Collected data:
================================
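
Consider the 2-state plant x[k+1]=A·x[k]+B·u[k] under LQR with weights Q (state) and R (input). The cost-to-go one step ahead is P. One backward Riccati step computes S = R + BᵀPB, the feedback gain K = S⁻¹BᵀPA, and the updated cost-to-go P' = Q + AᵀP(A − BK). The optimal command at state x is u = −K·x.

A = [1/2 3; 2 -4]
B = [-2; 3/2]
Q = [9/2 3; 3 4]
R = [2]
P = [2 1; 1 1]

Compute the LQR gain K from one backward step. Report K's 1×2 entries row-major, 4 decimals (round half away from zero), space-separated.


-0.3600 -0.8800

BᵀP = [-2.5000 -0.5000]
S = R + BᵀPB = [2] + [4.2500] = [6.2500]
BᵀPA = [-2.2500 -5.5000]
K = S⁻¹·BᵀPA = [-0.3600 -0.8800]
A−BK = [-0.2200 1.2400; 2.5400 -2.6800]
AᵀP(A−BK) = [5.6900 -2.9800; -2.9800 5.1600]
P' = Q + AᵀP(A−BK) = [10.1900 0.0200; 0.0200 9.1600]
tr(P') = 19.3500


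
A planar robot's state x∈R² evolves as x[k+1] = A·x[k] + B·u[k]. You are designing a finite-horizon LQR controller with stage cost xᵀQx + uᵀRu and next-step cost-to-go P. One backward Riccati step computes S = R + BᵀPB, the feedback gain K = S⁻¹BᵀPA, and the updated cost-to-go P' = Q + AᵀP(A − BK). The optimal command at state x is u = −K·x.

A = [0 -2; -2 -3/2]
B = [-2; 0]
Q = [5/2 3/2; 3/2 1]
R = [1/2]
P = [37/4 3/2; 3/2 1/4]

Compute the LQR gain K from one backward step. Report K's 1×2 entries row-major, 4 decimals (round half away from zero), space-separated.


0.1600 1.1067

BᵀP = [-18.5000 -3.0000]
S = R + BᵀPB = [1/2] + [37.0000] = [37.5000]
BᵀPA = [6.0000 41.5000]
K = S⁻¹·BᵀPA = [0.1600 1.1067]
A−BK = [0.3200 0.2133; -2.0000 -1.5000]
AᵀP(A−BK) = [0.0400 0.1100; 0.1100 0.6358]
P' = Q + AᵀP(A−BK) = [2.5400 1.6100; 1.6100 1.6358]
tr(P') = 4.1758


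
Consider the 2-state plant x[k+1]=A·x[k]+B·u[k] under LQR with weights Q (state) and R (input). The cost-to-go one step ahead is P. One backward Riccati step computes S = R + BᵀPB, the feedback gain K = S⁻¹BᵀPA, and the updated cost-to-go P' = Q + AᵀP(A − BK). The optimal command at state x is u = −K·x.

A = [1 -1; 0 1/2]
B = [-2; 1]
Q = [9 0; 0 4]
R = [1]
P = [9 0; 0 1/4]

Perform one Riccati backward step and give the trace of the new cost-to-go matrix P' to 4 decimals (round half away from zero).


13.5453

BᵀP = [-18.0000 0.2500]
S = R + BᵀPB = [1] + [36.2500] = [37.2500]
BᵀPA = [-18.0000 18.1250]
K = S⁻¹·BᵀPA = [-0.4832 0.4866]
A−BK = [0.0336 -0.0268; 0.4832 0.0134]
AᵀP(A−BK) = [0.3020 -0.2416; -0.2416 0.2433]
P' = Q + AᵀP(A−BK) = [9.3020 -0.2416; -0.2416 4.2433]
tr(P') = 13.5453


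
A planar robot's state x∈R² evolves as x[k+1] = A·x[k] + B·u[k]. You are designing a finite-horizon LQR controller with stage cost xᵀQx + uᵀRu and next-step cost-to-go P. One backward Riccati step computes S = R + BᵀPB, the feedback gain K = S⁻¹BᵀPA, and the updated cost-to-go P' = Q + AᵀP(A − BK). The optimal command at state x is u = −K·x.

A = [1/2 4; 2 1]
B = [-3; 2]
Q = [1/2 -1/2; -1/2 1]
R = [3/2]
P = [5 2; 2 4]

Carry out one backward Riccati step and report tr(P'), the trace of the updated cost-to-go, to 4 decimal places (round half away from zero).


76.8734

BᵀP = [-11.0000 2.0000]
S = R + BᵀPB = [3/2] + [37.0000] = [38.5000]
BᵀPA = [-1.5000 -42.0000]
K = S⁻¹·BᵀPA = [-0.0390 -1.0909]
A−BK = [0.3831 0.7273; 2.0779 3.1818]
AᵀP(A−BK) = [21.1916 33.3636; 33.3636 54.1818]
P' = Q + AᵀP(A−BK) = [21.6916 32.8636; 32.8636 55.1818]
tr(P') = 76.8734


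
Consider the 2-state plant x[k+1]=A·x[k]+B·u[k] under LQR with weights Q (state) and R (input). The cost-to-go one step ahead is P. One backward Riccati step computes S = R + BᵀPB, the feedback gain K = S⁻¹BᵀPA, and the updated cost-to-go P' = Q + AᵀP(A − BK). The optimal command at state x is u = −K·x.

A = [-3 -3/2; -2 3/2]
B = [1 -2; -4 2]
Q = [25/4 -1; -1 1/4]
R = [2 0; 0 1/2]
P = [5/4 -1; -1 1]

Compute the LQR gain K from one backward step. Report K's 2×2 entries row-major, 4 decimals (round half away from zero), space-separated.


BᵀP = [5.2500 -5.0000; -4.5000 4.0000]
S = R + BᵀPB = [2 0; 0 1/2] + [25.2500 -20.5000; -20.5000 17.0000] = [27.2500 -20.5000; -20.5000 17.5000]
BᵀPA = [-5.7500 -15.3750; 5.5000 12.7500]
K = S⁻¹·BᵀPA = [0.2141 -0.1358; 0.5651 0.5695]
A−BK = [-2.0839 -0.2252; -2.2737 -0.1821]
AᵀP(A−BK) = [1.3731 0.2119; 0.2119 0.2136]
P' = Q + AᵀP(A−BK) = [7.6231 -0.7881; -0.7881 0.4636]
tr(P') = 8.0866

0.2141 -0.1358 0.5651 0.5695


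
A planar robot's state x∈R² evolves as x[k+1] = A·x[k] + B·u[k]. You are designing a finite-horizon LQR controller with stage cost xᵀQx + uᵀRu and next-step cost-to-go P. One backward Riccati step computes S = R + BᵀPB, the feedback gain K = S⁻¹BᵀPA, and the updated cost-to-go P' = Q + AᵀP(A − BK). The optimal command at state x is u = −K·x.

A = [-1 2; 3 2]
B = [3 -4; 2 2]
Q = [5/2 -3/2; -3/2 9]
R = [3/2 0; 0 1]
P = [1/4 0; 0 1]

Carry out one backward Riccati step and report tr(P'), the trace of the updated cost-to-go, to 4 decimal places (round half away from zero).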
================================
Print all the data exactly.

■ Solution to the exercise:
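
Consider the 2-state plant x[k+1]=A·x[k]+B·u[k] under LQR with weights Q (state) and R (input). The cost-to-go one step ahead is P. One backward Riccati step computes S = R + BᵀPB, the feedback gain K = S⁻¹BᵀPA, and the updated cost-to-go P' = Q + AᵀP(A − BK). The optimal command at state x is u = −K·x.

A = [1/2 3; 2 -4]
B = [-2; 3/2]
Q = [9/2 3; 3 4]
R = [2]
P = [2 1; 1 1]

Compute the LQR gain K from one backward step. Report K's 1×2 entries row-major, 4 decimals (round half away from zero), space-separated.


-0.3600 -0.8800

BᵀP = [-2.5000 -0.5000]
S = R + BᵀPB = [2] + [4.2500] = [6.2500]
BᵀPA = [-2.2500 -5.5000]
K = S⁻¹·BᵀPA = [-0.3600 -0.8800]
A−BK = [-0.2200 1.2400; 2.5400 -2.6800]
AᵀP(A−BK) = [5.6900 -2.9800; -2.9800 5.1600]
P' = Q + AᵀP(A−BK) = [10.1900 0.0200; 0.0200 9.1600]
tr(P') = 19.3500


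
A planar robot's state x∈R² evolves as x[k+1] = A·x[k] + B·u[k]. You are designing a finite-horizon LQR controller with stage cost xᵀQx + uᵀRu and next-step cost-to-go P. One backward Riccati step computes S = R + BᵀPB, the feedback gain K = S⁻¹BᵀPA, and the updated cost-to-go P' = Q + AᵀP(A − BK). The optimal command at state x is u = −K·x.

A = [0 -2; -2 -3/2]
B = [-2; 0]
Q = [5/2 3/2; 3/2 1]
R = [1/2]
P = [37/4 3/2; 3/2 1/4]

Compute the LQR gain K from one backward step. Report K's 1×2 entries row-major, 4 decimals (round half away from zero), space-separated.


0.1600 1.1067

BᵀP = [-18.5000 -3.0000]
S = R + BᵀPB = [1/2] + [37.0000] = [37.5000]
BᵀPA = [6.0000 41.5000]
K = S⁻¹·BᵀPA = [0.1600 1.1067]
A−BK = [0.3200 0.2133; -2.0000 -1.5000]
AᵀP(A−BK) = [0.0400 0.1100; 0.1100 0.6358]
P' = Q + AᵀP(A−BK) = [2.5400 1.6100; 1.6100 1.6358]
tr(P') = 4.1758


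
Consider the 2-state plant x[k+1]=A·x[k]+B·u[k] under LQR with weights Q (state) and R (input). The cost-to-go one step ahead is P. One backward Riccati step computes S = R + BᵀPB, the feedback gain K = S⁻¹BᵀPA, and the updated cost-to-go P' = Q + AᵀP(A − BK). The optimal command at state x is u = −K·x.

A = [1 -1; 0 1/2]
B = [-2; 1]
Q = [9 0; 0 4]
R = [1]
P = [9 0; 0 1/4]

Perform one Riccati backward step and give the trace of the new cost-to-go matrix P' to 4 decimals (round half away from zero).


13.5453

BᵀP = [-18.0000 0.2500]
S = R + BᵀPB = [1] + [36.2500] = [37.2500]
BᵀPA = [-18.0000 18.1250]
K = S⁻¹·BᵀPA = [-0.4832 0.4866]
A−BK = [0.0336 -0.0268; 0.4832 0.0134]
AᵀP(A−BK) = [0.3020 -0.2416; -0.2416 0.2433]
P' = Q + AᵀP(A−BK) = [9.3020 -0.2416; -0.2416 4.2433]
tr(P') = 13.5453


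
A planar robot's state x∈R² evolves as x[k+1] = A·x[k] + B·u[k]. You are designing a finite-horizon LQR controller with stage cost xᵀQx + uᵀRu and next-step cost-to-go P. One backward Riccati step computes S = R + BᵀPB, the feedback gain K = S⁻¹BᵀPA, and the updated cost-to-go P' = Q + AᵀP(A − BK). The optimal command at state x is u = −K·x.

A = [1/2 4; 2 1]
B = [-3; 2]
Q = [1/2 -1/2; -1/2 1]
R = [3/2]
P = [5 2; 2 4]

Carry out one backward Riccati step and report tr(P'), the trace of the updated cost-to-go, to 4 decimal places (round half away from zero).


76.8734

BᵀP = [-11.0000 2.0000]
S = R + BᵀPB = [3/2] + [37.0000] = [38.5000]
BᵀPA = [-1.5000 -42.0000]
K = S⁻¹·BᵀPA = [-0.0390 -1.0909]
A−BK = [0.3831 0.7273; 2.0779 3.1818]
AᵀP(A−BK) = [21.1916 33.3636; 33.3636 54.1818]
P' = Q + AᵀP(A−BK) = [21.6916 32.8636; 32.8636 55.1818]
tr(P') = 76.8734


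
Consider the 2-state plant x[k+1]=A·x[k]+B·u[k] under LQR with weights Q (state) and R (input). The cost-to-go one step ahead is P. One backward Riccati step computes S = R + BᵀPB, the feedback gain K = S⁻¹BᵀPA, and the updated cost-to-go P' = Q + AᵀP(A − BK). The optimal command at state x is u = −K·x.

A = [-3 -3/2; -2 3/2]
B = [1 -2; -4 2]
Q = [25/4 -1; -1 1/4]
R = [2 0; 0 1/2]
P = [5/4 -1; -1 1]

Compute the LQR gain K from one backward step. Report K's 2×2 entries row-major, 4 decimals (round half away from zero), space-separated.


BᵀP = [5.2500 -5.0000; -4.5000 4.0000]
S = R + BᵀPB = [2 0; 0 1/2] + [25.2500 -20.5000; -20.5000 17.0000] = [27.2500 -20.5000; -20.5000 17.5000]
BᵀPA = [-5.7500 -15.3750; 5.5000 12.7500]
K = S⁻¹·BᵀPA = [0.2141 -0.1358; 0.5651 0.5695]
A−BK = [-2.0839 -0.2252; -2.2737 -0.1821]
AᵀP(A−BK) = [1.3731 0.2119; 0.2119 0.2136]
P' = Q + AᵀP(A−BK) = [7.6231 -0.7881; -0.7881 0.4636]
tr(P') = 8.0866

0.2141 -0.1358 0.5651 0.5695


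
A planar robot's state x∈R² evolves as x[k+1] = A·x[k] + B·u[k]. You are designing a finite-horizon LQR controller with stage cost xᵀQx + uᵀRu and next-step cost-to-go P. One backward Riccati step computes S = R + BᵀPB, the feedback gain K = S⁻¹BᵀPA, and the updated cost-to-go P' = Q + AᵀP(A − BK). The optimal command at state x is u = −K·x.

A = [-1 2; 3 2]
B = [3 -4; 2 2]
Q = [5/2 -3/2; -3/2 9]
R = [3/2 0; 0 1]
P = [1/4 0; 0 1]

Carry out one backward Riccati step and report tr(P'), the trace of the updated cost-to-go, to 4 decimal places (round half away from zero).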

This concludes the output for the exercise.